Input material

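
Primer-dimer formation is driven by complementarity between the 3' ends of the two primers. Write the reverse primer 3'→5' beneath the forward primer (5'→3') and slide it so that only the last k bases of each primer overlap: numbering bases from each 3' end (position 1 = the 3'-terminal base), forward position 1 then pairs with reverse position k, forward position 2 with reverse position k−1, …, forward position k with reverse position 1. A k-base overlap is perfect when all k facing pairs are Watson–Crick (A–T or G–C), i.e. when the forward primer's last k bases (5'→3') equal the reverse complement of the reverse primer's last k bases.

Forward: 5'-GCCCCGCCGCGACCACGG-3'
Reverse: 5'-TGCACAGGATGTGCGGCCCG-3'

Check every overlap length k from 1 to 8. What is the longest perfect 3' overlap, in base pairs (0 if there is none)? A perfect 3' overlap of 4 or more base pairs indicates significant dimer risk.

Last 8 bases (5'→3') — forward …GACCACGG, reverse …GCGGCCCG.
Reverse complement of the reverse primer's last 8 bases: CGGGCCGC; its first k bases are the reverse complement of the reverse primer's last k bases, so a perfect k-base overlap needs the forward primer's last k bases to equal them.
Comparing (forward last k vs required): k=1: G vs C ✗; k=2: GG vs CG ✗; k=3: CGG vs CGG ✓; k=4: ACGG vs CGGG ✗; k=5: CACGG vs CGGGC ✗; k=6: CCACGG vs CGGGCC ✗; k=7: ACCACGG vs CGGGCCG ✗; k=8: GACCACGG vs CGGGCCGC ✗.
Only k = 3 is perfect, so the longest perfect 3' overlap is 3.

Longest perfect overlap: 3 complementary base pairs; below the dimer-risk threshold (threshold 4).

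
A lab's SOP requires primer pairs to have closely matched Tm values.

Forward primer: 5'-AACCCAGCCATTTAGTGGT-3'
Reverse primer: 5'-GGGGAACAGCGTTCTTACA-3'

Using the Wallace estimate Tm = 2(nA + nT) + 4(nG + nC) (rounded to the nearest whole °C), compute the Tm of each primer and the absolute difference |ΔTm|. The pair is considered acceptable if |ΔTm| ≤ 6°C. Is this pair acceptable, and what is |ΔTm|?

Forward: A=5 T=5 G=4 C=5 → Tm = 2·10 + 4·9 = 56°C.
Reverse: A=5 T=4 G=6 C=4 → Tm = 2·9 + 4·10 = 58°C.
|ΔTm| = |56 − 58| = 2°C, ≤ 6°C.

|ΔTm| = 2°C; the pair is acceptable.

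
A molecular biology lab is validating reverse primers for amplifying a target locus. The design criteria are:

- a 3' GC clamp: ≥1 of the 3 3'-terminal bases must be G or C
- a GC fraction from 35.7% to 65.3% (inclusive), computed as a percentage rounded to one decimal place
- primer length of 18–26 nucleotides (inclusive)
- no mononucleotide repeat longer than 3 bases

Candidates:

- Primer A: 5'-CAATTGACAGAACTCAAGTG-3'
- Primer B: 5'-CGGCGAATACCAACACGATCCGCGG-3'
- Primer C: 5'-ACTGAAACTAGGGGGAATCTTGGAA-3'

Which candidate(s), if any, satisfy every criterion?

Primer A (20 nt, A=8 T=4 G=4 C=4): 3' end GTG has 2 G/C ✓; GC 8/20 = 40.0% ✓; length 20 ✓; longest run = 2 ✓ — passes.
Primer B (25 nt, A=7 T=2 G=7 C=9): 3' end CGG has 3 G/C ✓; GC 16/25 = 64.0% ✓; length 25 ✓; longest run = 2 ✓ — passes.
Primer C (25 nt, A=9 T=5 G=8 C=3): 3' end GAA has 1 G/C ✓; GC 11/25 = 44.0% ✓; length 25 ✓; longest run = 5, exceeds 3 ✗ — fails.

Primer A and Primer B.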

==

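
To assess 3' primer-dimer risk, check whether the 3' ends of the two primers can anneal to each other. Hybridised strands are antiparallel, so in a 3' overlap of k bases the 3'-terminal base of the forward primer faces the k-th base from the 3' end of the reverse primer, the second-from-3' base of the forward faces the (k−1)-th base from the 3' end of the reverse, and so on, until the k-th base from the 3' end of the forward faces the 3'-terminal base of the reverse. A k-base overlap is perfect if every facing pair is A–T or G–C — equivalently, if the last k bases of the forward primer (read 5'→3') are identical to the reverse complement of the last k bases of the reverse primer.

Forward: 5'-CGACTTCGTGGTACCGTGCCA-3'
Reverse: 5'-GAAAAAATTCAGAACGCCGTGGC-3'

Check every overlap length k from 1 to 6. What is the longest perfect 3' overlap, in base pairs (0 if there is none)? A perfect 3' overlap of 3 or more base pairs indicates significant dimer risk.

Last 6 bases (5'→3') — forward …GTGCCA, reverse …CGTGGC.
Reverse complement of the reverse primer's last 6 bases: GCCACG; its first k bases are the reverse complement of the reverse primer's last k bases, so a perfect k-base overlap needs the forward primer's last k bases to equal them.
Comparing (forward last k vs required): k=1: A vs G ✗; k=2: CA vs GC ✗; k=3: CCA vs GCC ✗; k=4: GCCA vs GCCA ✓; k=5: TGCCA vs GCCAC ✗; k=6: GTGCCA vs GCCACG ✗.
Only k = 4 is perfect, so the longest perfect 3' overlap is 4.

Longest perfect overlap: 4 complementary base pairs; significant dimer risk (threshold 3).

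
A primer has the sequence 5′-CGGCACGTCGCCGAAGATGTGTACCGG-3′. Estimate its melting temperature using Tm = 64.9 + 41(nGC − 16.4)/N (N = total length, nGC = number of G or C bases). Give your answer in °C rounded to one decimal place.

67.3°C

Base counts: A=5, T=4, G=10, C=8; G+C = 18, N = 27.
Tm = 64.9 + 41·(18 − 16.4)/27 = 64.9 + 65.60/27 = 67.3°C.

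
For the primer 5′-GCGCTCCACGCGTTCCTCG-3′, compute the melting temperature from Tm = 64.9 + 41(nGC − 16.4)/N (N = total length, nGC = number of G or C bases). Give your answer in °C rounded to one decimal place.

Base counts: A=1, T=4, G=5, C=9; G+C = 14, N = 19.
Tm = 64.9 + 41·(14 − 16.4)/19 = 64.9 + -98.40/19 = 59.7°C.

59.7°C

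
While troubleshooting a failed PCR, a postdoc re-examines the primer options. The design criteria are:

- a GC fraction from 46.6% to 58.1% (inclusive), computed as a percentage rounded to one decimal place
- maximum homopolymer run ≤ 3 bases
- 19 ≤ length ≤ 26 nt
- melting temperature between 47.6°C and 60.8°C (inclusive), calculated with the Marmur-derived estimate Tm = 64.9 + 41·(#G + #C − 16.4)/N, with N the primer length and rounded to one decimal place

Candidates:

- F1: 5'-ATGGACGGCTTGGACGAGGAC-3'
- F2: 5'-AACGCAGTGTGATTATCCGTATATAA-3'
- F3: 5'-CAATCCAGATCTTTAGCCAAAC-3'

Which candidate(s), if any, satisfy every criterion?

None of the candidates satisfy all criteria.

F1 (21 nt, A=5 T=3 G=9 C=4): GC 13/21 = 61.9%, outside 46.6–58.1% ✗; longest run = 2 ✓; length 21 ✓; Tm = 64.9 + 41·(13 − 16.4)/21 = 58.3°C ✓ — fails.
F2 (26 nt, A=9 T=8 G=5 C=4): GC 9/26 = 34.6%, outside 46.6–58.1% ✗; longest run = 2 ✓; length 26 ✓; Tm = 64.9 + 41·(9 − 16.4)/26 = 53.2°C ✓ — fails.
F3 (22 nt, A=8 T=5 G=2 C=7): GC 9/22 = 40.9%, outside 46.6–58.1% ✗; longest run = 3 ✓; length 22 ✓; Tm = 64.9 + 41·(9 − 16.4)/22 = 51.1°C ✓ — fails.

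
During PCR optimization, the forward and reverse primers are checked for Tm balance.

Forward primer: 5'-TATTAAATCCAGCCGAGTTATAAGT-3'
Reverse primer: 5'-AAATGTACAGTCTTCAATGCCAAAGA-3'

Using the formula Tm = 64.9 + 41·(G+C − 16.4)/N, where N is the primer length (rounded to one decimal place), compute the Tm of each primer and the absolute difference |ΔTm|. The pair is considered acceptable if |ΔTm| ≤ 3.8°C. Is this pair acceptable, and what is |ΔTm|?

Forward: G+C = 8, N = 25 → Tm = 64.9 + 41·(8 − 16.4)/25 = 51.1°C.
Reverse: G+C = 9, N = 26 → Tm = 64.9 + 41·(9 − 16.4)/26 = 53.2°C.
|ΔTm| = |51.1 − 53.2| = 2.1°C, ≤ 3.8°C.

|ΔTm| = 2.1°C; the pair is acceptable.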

Task prompt
Filter the listing by the string "inclusive"; copy each matching line.

Answer for the task
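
- a GC fraction from 35.7% to 65.3% (inclusive), computed as a percentage rounded to one decimal place
- primer length of 18–26 nucleotides (inclusive)
- a GC fraction from 46.6% to 58.1% (inclusive), computed as a percentage rounded to one decimal place
- melting temperature between 47.6°C and 60.8°C (inclusive), calculated with the Marmur-derived estimate Tm = 64.9 + 41·(#G + #C − 16.4)/N, with N the primer length and rounded to one decimal place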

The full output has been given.